(Stored data entries)
- - - - - - -
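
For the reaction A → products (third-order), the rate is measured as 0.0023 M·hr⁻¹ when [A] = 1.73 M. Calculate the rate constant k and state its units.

0.0004442 M⁻²·hr⁻¹

Step 1: rate = k[A]^3, so k = rate / [A]^3.
Step 2: k = 0.0023 / (1.73)^3 = 0.0023 / 5.178.
Step 3: k = 0.0004442 M⁻²·hr⁻¹.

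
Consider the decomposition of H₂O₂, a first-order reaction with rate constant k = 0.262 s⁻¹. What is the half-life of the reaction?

2.646 s

Step 1: For a first-order reaction, t₁/₂ = ln(2)/k
Step 2: t₁/₂ = ln(2)/0.262
Step 3: t₁/₂ = 0.6931/0.262 = 2.646 s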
- - - - - - -
__Directions__:
Your reply should repeat the entries above in full, with every character intact.

__Answer__:
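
For the reaction A → products (third-order), the rate is measured as 0.0023 M·hr⁻¹ when [A] = 1.73 M. Calculate the rate constant k and state its units.

0.0004442 M⁻²·hr⁻¹

Step 1: rate = k[A]^3, so k = rate / [A]^3.
Step 2: k = 0.0023 / (1.73)^3 = 0.0023 / 5.178.
Step 3: k = 0.0004442 M⁻²·hr⁻¹.

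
Consider the decomposition of H₂O₂, a first-order reaction with rate constant k = 0.262 s⁻¹. What is the half-life of the reaction?

2.646 s

Step 1: For a first-order reaction, t₁/₂ = ln(2)/k
Step 2: t₁/₂ = ln(2)/0.262
Step 3: t₁/₂ = 0.6931/0.262 = 2.646 s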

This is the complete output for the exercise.